» Goal of the exercise:
Restate the entries below without a single change.

[[ Excerpted data, beginning ]]

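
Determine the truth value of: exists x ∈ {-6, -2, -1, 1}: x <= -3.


Evaluate the predicate on each element: -6:True, -2:False, -1:False, 1:False.
Witness x = -6 satisfies the predicate.

True


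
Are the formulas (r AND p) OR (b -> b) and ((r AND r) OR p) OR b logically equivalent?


Compare truth tables:
b | p | r | φ | ψ
-----------------
F | F | F | T | F
T | F | F | T | T
F | T | F | T | T
T | T | F | T | T
F | F | T | T | T
T | F | T | T | T
F | T | T | T | T
T | T | T | T | T
They differ at row 1 (b=F, p=F, r=F): φ=T but ψ=F.

No, they are not logically equivalent.


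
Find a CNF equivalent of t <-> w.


Step 1: Rewrite t ↔ w as (t → w) ∧ (w → t).
Step 2: Rewrite each implication as a disjunction.

((NOT t) OR w) AND ((NOT w) OR t)


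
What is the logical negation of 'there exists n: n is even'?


¬(for all x: φ) = there exists x: ¬φ, and ¬(there exists x: φ) = for all x: ¬φ.
Apply to the existential statement.

for all n: NOT(n is even)


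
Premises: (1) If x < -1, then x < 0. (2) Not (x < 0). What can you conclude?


Modus tollens: from (P → Q) and ¬Q, infer ¬P.
Q = 'x < 0' is denied; since P → Q, P must also fail.

Not (x < -1).


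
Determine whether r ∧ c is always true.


Build the truth table over {c, r}:
c | r | φ
---------
F | F | F
T | F | F
F | T | F
T | T | T
Counterexample at row 1: with c=F, r=F, the formula is F.

No, it is not a tautology.


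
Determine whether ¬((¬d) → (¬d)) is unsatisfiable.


Truth table over {d}:
d | φ
-----
F | F
T | F
Every row is false.

Yes, it is a contradiction.


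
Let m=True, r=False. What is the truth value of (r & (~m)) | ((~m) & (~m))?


Substitute m=True, r=False:
~m = False
r & (~m) = False & False = False
~m = False
~m = False
(~m) & (~m) = False & False = False
(r & (~m)) | ((~m) & (~m)) = False | False = False

False


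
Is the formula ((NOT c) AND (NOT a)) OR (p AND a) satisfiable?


Search for a satisfying assignment over {a, c, p}.
Try a=F, c=F, p=F: the formula evaluates to T.
A satisfying assignment exists.

Satisfiable.


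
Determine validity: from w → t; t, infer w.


This is affirming the consequent (fallacy). There exist truth assignments where the premises are all true but the conclusion is false.

Invalid.


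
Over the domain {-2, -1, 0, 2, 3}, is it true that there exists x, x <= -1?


Evaluate the predicate on each element: -2:T, -1:T, 0:F, 2:F, 3:F.
Witness x = -2 satisfies the predicate.

T


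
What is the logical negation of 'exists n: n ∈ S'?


¬(forall x: φ) = exists x: ¬φ, and ¬(exists x: φ) = forall x: ¬φ.
Apply to the existential statement.

forall n: ~(n ∈ S)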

[[ Excerpted data, end ]]

» Output of the exercise:
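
Determine the truth value of: exists x ∈ {-6, -2, -1, 1}: x <= -3.


Evaluate the predicate on each element: -6:True, -2:False, -1:False, 1:False.
Witness x = -6 satisfies the predicate.

True


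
Are the formulas (r AND p) OR (b -> b) and ((r AND r) OR p) OR b logically equivalent?


Compare truth tables:
b | p | r | φ | ψ
-----------------
F | F | F | T | F
T | F | F | T | T
F | T | F | T | T
T | T | F | T | T
F | F | T | T | T
T | F | T | T | T
F | T | T | T | T
T | T | T | T | T
They differ at row 1 (b=F, p=F, r=F): φ=T but ψ=F.

No, they are not logically equivalent.


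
Find a CNF equivalent of t <-> w.


Step 1: Rewrite t ↔ w as (t → w) ∧ (w → t).
Step 2: Rewrite each implication as a disjunction.

((NOT t) OR w) AND ((NOT w) OR t)


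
What is the logical negation of 'there exists n: n is even'?


¬(for all x: φ) = there exists x: ¬φ, and ¬(there exists x: φ) = for all x: ¬φ.
Apply to the existential statement.

for all n: NOT(n is even)


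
Premises: (1) If x < -1, then x < 0. (2) Not (x < 0). What can you conclude?


Modus tollens: from (P → Q) and ¬Q, infer ¬P.
Q = 'x < 0' is denied; since P → Q, P must also fail.

Not (x < -1).


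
Determine whether r ∧ c is always true.


Build the truth table over {c, r}:
c | r | φ
---------
F | F | F
T | F | F
F | T | F
T | T | T
Counterexample at row 1: with c=F, r=F, the formula is F.

No, it is not a tautology.


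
Determine whether ¬((¬d) → (¬d)) is unsatisfiable.


Truth table over {d}:
d | φ
-----
F | F
T | F
Every row is false.

Yes, it is a contradiction.


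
Let m=True, r=False. What is the truth value of (r & (~m)) | ((~m) & (~m))?


Substitute m=True, r=False:
~m = False
r & (~m) = False & False = False
~m = False
~m = False
(~m) & (~m) = False & False = False
(r & (~m)) | ((~m) & (~m)) = False | False = False

False


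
Is the formula ((NOT c) AND (NOT a)) OR (p AND a) satisfiable?


Search for a satisfying assignment over {a, c, p}.
Try a=F, c=F, p=F: the formula evaluates to T.
A satisfying assignment exists.

Satisfiable.


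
Determine validity: from w → t; t, infer w.


This is affirming the consequent (fallacy). There exist truth assignments where the premises are all true but the conclusion is false.

Invalid.


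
Over the domain {-2, -1, 0, 2, 3}, is it true that there exists x, x <= -1?


Evaluate the predicate on each element: -2:T, -1:T, 0:F, 2:F, 3:F.
Witness x = -2 satisfies the predicate.

T


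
What is the logical negation of 'exists n: n ∈ S'?


¬(forall x: φ) = exists x: ¬φ, and ¬(exists x: φ) = forall x: ¬φ.
Apply to the existential statement.

forall n: ~(n ∈ S)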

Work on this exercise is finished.